- **What you should do**:
Every entry must be transcribed exactly as written.

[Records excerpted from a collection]
________________________________________
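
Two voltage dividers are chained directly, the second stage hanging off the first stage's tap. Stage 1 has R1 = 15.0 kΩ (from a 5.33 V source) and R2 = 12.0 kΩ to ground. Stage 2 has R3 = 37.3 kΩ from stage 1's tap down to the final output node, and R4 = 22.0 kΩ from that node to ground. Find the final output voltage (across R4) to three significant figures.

Stage 2 presents R3+R4 = 59.30 kΩ as a load on stage 1's tap.
Stage 1's lower leg becomes R2‖(R3+R4) = 9.980 kΩ, so V_mid = 5.33 × 9.980/24.98 = 2.129 V.
Stage 2 is itself unloaded: V_out = V_mid × R4/(R3+R4) = 2.129 × 22.0/59.30 = 0.790 V.

V_out ≈ 0.790 V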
________________________________________
- **Exercise output**:
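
Two voltage dividers are chained directly, the second stage hanging off the first stage's tap. Stage 1 has R1 = 15.0 kΩ (from a 5.33 V source) and R2 = 12.0 kΩ to ground. Stage 2 has R3 = 37.3 kΩ from stage 1's tap down to the final output node, and R4 = 22.0 kΩ from that node to ground. Find the final output voltage (across R4) to three significant figures.

Stage 2 presents R3+R4 = 59.30 kΩ as a load on stage 1's tap.
Stage 1's lower leg becomes R2‖(R3+R4) = 9.980 kΩ, so V_mid = 5.33 × 9.980/24.98 = 2.129 V.
Stage 2 is itself unloaded: V_out = V_mid × R4/(R3+R4) = 2.129 × 22.0/59.30 = 0.790 V.

V_out ≈ 0.790 V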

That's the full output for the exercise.